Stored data
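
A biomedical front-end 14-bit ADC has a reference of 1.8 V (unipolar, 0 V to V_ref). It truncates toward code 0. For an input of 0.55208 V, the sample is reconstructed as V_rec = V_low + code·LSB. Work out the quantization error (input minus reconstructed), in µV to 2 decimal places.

17.01 µV

Step size: 1.8 V ÷ 2^14 = 109.86 µV.
(0.55208 − 0)/0.000109863 = 5025.1548; ⌊·⌋ gives code 5025.
V_rec = 0 + 5025·0.000109863 = 0.55206299 V.
Difference: 1.70117e-05 V → 17.01 µV.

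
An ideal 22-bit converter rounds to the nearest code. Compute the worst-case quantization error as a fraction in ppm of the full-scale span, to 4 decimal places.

Rounding → worst-case error = ½ LSB = V_FS/2^23, so 1e+06/8388608 = 0.119209 ppm of full scale.

0.1192 ppm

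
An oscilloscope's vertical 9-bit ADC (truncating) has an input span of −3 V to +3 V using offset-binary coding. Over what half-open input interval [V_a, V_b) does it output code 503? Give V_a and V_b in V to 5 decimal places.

LSB = 6/2^9 = 11.719 mV.
V_a = V_low + 503·LSB = 2.89453 V; V_b = V_low + 504·LSB = 2.90625 V.

[2.89453 V, 2.90625 V)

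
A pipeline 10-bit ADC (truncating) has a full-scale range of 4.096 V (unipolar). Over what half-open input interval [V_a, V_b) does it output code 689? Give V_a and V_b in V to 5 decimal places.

[2.75600 V, 2.76000 V)

LSB = 4.096/2^10 = 4.000 mV.
V_a = V_low + 689·LSB = 2.756 V; V_b = V_low + 690·LSB = 2.76 V.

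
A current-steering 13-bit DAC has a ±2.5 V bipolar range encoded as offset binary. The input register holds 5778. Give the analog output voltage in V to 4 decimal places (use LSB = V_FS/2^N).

1.0266 V

LSB = 5 V / 2^13 = 0.610 mV.
V_out = (−2.5) + 5778 × 0.000610352 V = 1.02661 V.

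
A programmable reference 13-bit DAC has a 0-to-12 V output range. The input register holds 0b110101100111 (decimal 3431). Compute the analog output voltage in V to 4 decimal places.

5.0259 V

LSB = 12 V / 2^13 = 1.465 mV.
Code 0b110101100111 = 3431 decimal.
V_out = 0 + 3431 × 0.00146484 V = 5.02588 V.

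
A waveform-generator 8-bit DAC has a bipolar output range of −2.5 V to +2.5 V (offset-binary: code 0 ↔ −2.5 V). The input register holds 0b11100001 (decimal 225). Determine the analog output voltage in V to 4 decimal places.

1.8945 V

LSB = 5 V / 2^8 = 19.531 mV.
Code 0b11100001 = 225 decimal.
V_out = (−2.5) + 225 × 0.0195312 V = 1.89453 V.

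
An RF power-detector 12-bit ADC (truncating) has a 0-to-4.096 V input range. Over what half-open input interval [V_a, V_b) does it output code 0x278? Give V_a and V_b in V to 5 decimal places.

[0.63200 V, 0.63300 V)

LSB = 4.096/2^12 = 1.000 mV.
Code 0x278 = 632 decimal.
V_a = V_low + 632·LSB = 0.632 V; V_b = V_low + 633·LSB = 0.633 V.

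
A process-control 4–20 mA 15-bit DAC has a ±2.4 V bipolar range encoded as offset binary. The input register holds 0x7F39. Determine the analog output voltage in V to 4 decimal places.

2.3708 V

LSB = 4.8 V / 2^15 = 146.48 µV.
Code 0x7F39 = 32569 decimal.
V_out = (−2.4) + 32569 × 0.000146484 V = 2.37085 V.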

- **What this task involves**
Repeat the records above exactly.

- **Output for this task**
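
A biomedical front-end 14-bit ADC has a reference of 1.8 V (unipolar, 0 V to V_ref). It truncates toward code 0. For an input of 0.55208 V, the sample is reconstructed as V_rec = V_low + code·LSB. Work out the quantization error (input minus reconstructed), in µV to 2 decimal places.

17.01 µV

Step size: 1.8 V ÷ 2^14 = 109.86 µV.
(0.55208 − 0)/0.000109863 = 5025.1548; ⌊·⌋ gives code 5025.
V_rec = 0 + 5025·0.000109863 = 0.55206299 V.
Difference: 1.70117e-05 V → 17.01 µV.

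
An ideal 22-bit converter rounds to the nearest code. Compute the worst-case quantization error as a fraction in ppm of the full-scale span, to 4 decimal places.

Rounding → worst-case error = ½ LSB = V_FS/2^23, so 1e+06/8388608 = 0.119209 ppm of full scale.

0.1192 ppm

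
An oscilloscope's vertical 9-bit ADC (truncating) has an input span of −3 V to +3 V using offset-binary coding. Over what half-open input interval [V_a, V_b) does it output code 503? Give V_a and V_b in V to 5 decimal places.

LSB = 6/2^9 = 11.719 mV.
V_a = V_low + 503·LSB = 2.89453 V; V_b = V_low + 504·LSB = 2.90625 V.

[2.89453 V, 2.90625 V)

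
A pipeline 10-bit ADC (truncating) has a full-scale range of 4.096 V (unipolar). Over what half-open input interval [V_a, V_b) does it output code 689? Give V_a and V_b in V to 5 decimal places.

[2.75600 V, 2.76000 V)

LSB = 4.096/2^10 = 4.000 mV.
V_a = V_low + 689·LSB = 2.756 V; V_b = V_low + 690·LSB = 2.76 V.

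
A current-steering 13-bit DAC has a ±2.5 V bipolar range encoded as offset binary. The input register holds 5778. Give the analog output voltage in V to 4 decimal places (use LSB = V_FS/2^N).

1.0266 V

LSB = 5 V / 2^13 = 0.610 mV.
V_out = (−2.5) + 5778 × 0.000610352 V = 1.02661 V.

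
A programmable reference 13-bit DAC has a 0-to-12 V output range. The input register holds 0b110101100111 (decimal 3431). Compute the analog output voltage in V to 4 decimal places.

5.0259 V

LSB = 12 V / 2^13 = 1.465 mV.
Code 0b110101100111 = 3431 decimal.
V_out = 0 + 3431 × 0.00146484 V = 5.02588 V.

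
A waveform-generator 8-bit DAC has a bipolar output range of −2.5 V to +2.5 V (offset-binary: code 0 ↔ −2.5 V). The input register holds 0b11100001 (decimal 225). Determine the analog output voltage in V to 4 decimal places.

1.8945 V

LSB = 5 V / 2^8 = 19.531 mV.
Code 0b11100001 = 225 decimal.
V_out = (−2.5) + 225 × 0.0195312 V = 1.89453 V.

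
An RF power-detector 12-bit ADC (truncating) has a 0-to-4.096 V input range. Over what half-open input interval [V_a, V_b) does it output code 0x278? Give V_a and V_b in V to 5 decimal places.

[0.63200 V, 0.63300 V)

LSB = 4.096/2^12 = 1.000 mV.
Code 0x278 = 632 decimal.
V_a = V_low + 632·LSB = 0.632 V; V_b = V_low + 633·LSB = 0.633 V.

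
A process-control 4–20 mA 15-bit DAC has a ±2.4 V bipolar range encoded as offset binary. The input register holds 0x7F39. Determine the analog output voltage in V to 4 decimal places.

2.3708 V

LSB = 4.8 V / 2^15 = 146.48 µV.
Code 0x7F39 = 32569 decimal.
V_out = (−2.4) + 32569 × 0.000146484 V = 2.37085 V.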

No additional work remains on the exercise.